WORK INSTRUCTIONS
Among the lines below, restate word for word only those from the line with "From an anthology" through the line with "Dissolve to an after-hours ice rink.", with both end lines kept.

SUPPLIED DATA
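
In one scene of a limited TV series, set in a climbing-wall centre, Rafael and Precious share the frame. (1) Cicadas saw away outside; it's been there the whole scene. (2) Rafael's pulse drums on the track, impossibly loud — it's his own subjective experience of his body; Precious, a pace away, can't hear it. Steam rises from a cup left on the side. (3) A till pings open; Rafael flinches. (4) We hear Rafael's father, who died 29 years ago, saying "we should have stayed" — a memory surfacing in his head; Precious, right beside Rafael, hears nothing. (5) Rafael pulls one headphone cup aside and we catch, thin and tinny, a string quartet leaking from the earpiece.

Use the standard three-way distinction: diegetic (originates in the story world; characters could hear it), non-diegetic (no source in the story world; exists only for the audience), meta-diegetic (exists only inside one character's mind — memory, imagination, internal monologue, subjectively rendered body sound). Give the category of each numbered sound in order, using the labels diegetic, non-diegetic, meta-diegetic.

Sound (1): cicadas is part of the location's real environment, so diegetic.
Sound (2): a subjective body sound — Rafael's private perception, inaudible to Precious, so meta-diegetic.
(3) is diegetic: the sound comes from a till physically present in the location.
(4) is meta-diegetic: it's Rafael's recollection rendered as sound; the other character can't hear it.
Sound (5): the earpiece is a real device on Rafael's head — source music, so diegetic.

diegetic, meta-diegetic, diegetic, meta-diegetic, diegetic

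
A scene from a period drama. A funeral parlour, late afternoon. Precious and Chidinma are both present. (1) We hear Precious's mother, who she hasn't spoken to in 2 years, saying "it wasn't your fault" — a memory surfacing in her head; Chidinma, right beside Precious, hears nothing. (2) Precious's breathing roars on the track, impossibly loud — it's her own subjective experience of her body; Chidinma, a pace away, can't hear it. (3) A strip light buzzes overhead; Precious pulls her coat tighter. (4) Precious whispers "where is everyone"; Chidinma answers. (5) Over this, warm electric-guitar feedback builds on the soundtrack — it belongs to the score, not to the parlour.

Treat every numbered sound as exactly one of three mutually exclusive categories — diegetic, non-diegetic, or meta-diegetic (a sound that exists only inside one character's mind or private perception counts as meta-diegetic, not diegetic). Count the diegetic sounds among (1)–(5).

(1) is meta-diegetic: a remembered line, private to Precious — not present in the room, not audible to Chidinma.
(2) is meta-diegetic: point-of-audition from inside Precious's body; not a sound in the room.
Sound (3): it's the actual ambient sound of the location, so diegetic.
(4) is diegetic: Precious is a character speaking aloud in the scene.
(5) score with no on-screen or off-screen source; it exists for the audience alone → non-diegetic.
Diegetic: (3), (4) — that's 2.

2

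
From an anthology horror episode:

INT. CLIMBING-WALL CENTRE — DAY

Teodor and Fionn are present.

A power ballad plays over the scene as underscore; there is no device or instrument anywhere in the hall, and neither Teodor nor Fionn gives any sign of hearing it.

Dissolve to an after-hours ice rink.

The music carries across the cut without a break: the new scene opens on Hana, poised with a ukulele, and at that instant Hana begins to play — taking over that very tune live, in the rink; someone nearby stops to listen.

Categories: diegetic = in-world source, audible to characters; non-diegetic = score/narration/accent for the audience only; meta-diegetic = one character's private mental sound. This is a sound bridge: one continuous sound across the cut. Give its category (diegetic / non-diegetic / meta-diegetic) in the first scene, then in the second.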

SOLUTION TO THIS PROBLEM
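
From an anthology horror episode:

INT. CLIMBING-WALL CENTRE — DAY

Teodor and Fionn are present.

A power ballad plays over the scene as underscore; there is no device or instrument anywhere in the hall, and neither Teodor nor Fionn gives any sign of hearing it.

Dissolve to an after-hours ice rink.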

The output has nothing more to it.